Dataset entries
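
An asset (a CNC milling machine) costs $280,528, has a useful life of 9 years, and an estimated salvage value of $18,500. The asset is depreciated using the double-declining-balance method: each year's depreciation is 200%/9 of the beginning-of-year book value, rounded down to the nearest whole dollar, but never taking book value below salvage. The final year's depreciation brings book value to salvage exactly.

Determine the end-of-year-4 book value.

$102,661

Depreciable base = $280,528 − $18,500 = $262,028.
Year 1: ⌊$280,528 × 200%/9⌋ = $62,339. Book value $218,189.
Year 2: ⌊$218,189 × 200%/9⌋ = $48,486. Book value $169,703.
Year 3: ⌊$169,703 × 200%/9⌋ = $37,711. Book value $131,992.
Year 4: ⌊$131,992 × 200%/9⌋ = $29,331. Book value $102,661.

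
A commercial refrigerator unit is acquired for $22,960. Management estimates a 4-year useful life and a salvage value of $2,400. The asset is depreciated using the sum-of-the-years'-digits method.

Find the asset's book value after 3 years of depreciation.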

_ASSIGNMENT_:
For this exercise, write all the records out again exactly.

_RESPONSE BELOW_:
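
An asset (a CNC milling machine) costs $280,528, has a useful life of 9 years, and an estimated salvage value of $18,500. The asset is depreciated using the double-declining-balance method: each year's depreciation is 200%/9 of the beginning-of-year book value, rounded down to the nearest whole dollar, but never taking book value below salvage. The final year's depreciation brings book value to salvage exactly.

Determine the end-of-year-4 book value.

$102,661

Depreciable base = $280,528 − $18,500 = $262,028.
Year 1: ⌊$280,528 × 200%/9⌋ = $62,339. Book value $218,189.
Year 2: ⌊$218,189 × 200%/9⌋ = $48,486. Book value $169,703.
Year 3: ⌊$169,703 × 200%/9⌋ = $37,711. Book value $131,992.
Year 4: ⌊$131,992 × 200%/9⌋ = $29,331. Book value $102,661.

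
A commercial refrigerator unit is acquired for $22,960. Management estimates a 4-year useful life and a salvage value of $2,400. The asset is depreciated using the sum-of-the-years'-digits method.

Find the asset's book value after 3 years of depreciation.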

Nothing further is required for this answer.